=== WORK TO BE COMPLETED ===
Select every line below containing the word "Fully".

=== EXERCISE MATERIALS ===
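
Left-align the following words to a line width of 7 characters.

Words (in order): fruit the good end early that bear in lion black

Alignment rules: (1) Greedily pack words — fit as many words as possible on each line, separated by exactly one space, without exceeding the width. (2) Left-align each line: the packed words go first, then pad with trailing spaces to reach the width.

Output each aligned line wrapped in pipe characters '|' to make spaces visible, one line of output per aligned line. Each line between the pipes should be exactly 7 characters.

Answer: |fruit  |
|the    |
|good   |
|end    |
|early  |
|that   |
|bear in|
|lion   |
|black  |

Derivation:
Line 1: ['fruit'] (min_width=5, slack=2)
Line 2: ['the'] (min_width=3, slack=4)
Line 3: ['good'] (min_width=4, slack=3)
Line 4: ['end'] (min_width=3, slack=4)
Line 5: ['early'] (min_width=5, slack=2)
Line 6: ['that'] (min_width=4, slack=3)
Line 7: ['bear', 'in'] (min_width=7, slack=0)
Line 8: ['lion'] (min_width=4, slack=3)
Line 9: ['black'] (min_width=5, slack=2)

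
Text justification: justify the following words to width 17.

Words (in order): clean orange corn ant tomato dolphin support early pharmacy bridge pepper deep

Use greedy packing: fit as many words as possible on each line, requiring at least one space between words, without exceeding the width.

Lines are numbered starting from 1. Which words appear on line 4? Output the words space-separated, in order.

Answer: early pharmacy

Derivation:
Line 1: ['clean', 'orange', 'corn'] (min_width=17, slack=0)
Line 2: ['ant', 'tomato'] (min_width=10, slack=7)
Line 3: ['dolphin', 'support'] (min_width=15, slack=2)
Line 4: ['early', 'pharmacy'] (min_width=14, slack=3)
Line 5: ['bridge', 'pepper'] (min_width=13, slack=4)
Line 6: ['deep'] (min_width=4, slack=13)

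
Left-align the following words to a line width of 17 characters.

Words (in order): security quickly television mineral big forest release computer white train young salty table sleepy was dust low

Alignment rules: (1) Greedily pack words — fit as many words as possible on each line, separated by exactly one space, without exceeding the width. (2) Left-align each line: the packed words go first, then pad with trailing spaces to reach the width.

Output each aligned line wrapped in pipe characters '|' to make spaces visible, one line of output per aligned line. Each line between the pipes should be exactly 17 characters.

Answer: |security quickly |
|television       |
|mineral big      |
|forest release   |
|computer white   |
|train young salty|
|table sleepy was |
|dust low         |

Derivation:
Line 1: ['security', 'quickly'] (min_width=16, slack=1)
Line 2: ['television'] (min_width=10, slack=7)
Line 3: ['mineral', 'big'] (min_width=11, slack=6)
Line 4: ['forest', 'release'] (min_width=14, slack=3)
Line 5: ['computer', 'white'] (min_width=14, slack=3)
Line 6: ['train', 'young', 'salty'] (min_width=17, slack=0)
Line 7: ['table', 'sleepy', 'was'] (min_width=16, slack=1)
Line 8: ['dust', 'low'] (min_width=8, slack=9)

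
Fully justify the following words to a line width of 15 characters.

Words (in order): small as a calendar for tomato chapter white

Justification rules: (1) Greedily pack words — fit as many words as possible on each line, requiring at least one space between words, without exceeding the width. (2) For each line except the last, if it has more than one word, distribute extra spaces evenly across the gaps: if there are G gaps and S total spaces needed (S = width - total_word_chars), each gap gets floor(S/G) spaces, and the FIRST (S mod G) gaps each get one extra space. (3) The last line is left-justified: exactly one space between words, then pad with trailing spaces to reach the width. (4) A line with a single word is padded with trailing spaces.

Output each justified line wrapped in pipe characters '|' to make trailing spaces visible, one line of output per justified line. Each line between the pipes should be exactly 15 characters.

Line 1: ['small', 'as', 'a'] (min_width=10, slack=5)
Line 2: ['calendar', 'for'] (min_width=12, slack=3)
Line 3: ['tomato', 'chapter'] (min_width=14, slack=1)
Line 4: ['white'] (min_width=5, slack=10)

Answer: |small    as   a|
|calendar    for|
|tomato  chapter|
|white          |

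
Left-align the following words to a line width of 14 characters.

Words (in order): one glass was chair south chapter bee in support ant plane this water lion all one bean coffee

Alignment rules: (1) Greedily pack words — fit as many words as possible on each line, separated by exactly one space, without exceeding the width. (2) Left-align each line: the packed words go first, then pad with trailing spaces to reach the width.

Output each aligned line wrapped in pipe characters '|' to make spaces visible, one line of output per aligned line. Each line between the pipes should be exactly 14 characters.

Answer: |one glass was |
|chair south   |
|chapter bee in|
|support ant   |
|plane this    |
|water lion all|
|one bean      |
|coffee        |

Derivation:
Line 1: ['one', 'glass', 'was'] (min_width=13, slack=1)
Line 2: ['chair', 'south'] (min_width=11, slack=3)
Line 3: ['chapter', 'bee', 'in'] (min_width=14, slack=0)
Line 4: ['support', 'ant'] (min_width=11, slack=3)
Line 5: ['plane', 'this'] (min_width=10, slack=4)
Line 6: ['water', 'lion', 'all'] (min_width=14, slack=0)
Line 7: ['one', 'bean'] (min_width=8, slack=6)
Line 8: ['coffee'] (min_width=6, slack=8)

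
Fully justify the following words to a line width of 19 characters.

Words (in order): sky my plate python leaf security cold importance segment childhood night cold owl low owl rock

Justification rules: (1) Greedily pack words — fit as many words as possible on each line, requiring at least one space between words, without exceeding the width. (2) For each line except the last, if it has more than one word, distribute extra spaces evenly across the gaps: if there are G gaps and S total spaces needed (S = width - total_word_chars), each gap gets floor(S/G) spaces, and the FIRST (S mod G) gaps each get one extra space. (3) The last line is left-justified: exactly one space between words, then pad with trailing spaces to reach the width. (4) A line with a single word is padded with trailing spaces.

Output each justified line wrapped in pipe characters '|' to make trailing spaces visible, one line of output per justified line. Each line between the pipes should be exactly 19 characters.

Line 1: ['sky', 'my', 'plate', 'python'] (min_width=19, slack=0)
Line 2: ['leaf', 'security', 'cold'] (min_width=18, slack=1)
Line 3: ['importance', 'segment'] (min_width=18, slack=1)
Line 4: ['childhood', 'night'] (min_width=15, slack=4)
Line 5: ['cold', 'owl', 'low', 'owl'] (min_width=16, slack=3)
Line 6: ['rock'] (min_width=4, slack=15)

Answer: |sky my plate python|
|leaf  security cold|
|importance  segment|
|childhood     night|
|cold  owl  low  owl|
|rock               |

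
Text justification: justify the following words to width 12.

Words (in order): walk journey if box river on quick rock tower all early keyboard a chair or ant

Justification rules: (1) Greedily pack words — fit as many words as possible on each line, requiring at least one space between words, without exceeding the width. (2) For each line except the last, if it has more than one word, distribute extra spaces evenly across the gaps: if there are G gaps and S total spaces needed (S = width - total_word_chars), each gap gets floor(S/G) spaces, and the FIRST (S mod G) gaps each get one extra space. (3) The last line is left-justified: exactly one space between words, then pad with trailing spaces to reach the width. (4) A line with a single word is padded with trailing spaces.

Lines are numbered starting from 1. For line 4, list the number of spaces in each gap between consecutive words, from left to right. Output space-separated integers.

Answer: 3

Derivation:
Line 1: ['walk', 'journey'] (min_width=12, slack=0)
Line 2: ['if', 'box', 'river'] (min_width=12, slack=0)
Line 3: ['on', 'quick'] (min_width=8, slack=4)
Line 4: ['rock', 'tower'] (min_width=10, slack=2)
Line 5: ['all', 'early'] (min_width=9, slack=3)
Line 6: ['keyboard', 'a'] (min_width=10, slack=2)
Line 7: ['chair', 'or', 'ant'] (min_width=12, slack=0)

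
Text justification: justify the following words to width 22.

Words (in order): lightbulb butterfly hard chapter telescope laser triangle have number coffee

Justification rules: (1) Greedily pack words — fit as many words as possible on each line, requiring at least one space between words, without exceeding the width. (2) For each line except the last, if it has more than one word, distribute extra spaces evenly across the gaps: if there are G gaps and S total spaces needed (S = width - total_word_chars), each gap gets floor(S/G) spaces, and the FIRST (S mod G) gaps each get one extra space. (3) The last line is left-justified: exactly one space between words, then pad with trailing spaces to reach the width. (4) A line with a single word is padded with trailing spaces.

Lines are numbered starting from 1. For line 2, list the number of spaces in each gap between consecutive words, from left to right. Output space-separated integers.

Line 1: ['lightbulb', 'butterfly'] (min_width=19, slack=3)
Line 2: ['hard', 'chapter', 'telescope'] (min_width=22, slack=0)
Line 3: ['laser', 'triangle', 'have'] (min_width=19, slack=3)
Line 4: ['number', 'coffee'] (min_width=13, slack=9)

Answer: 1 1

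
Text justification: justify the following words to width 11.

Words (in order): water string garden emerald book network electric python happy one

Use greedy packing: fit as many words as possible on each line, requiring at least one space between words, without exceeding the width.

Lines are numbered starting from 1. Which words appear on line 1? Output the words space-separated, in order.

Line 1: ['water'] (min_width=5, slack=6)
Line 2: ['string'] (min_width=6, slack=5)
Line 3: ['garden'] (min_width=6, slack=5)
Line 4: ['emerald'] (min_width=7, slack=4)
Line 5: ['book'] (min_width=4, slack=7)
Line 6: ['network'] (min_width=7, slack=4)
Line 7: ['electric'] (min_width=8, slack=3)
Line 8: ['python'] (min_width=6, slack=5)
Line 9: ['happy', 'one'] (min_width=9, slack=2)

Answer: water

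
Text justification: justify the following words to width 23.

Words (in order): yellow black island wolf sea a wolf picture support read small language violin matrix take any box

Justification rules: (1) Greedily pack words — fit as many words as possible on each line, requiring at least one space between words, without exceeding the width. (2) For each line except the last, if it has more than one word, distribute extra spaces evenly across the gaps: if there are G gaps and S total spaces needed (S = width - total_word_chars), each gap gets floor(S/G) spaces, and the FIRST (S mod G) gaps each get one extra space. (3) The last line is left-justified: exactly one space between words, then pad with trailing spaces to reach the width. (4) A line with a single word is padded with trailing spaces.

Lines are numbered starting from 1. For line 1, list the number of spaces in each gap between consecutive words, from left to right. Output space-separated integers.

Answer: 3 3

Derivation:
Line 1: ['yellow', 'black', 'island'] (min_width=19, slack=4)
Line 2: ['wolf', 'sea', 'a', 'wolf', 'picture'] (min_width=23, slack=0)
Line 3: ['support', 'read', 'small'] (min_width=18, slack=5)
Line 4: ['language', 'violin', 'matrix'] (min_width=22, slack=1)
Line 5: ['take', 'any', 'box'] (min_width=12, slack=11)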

=== ANSWER ===
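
Fully justify the following words to a line width of 15 characters.
Fully justify the following words to a line width of 19 characters.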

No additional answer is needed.